_What you have to do_:
Consider the entries given below. Count the lines that include "priors" and give only the count.

_Supplied records_:
----------

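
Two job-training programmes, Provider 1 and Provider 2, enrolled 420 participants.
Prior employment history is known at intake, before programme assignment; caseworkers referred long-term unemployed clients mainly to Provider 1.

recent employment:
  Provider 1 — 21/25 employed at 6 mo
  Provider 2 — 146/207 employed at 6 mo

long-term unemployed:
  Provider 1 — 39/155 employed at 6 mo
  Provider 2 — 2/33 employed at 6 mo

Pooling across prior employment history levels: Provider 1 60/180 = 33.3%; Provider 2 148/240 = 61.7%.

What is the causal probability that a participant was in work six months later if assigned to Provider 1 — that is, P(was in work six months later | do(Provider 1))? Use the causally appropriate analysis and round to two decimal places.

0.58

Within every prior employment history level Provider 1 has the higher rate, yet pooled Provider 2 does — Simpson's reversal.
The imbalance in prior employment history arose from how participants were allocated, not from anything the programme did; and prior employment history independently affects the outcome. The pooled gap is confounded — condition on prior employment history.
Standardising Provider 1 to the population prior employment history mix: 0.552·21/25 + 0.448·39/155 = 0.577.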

----------

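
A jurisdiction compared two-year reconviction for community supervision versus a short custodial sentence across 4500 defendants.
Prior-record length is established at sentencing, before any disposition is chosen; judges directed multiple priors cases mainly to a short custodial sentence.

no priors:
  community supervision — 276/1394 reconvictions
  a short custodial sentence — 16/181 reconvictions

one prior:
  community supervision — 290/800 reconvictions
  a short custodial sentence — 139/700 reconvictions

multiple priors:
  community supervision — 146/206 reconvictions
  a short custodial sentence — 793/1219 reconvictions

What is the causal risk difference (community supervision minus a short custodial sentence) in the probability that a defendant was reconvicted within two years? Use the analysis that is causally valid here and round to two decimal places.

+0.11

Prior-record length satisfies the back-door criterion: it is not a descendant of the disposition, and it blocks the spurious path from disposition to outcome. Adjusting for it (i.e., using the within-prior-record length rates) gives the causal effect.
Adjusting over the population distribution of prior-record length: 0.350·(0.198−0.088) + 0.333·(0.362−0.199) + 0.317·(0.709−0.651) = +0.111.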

----------

_Solution below_:
3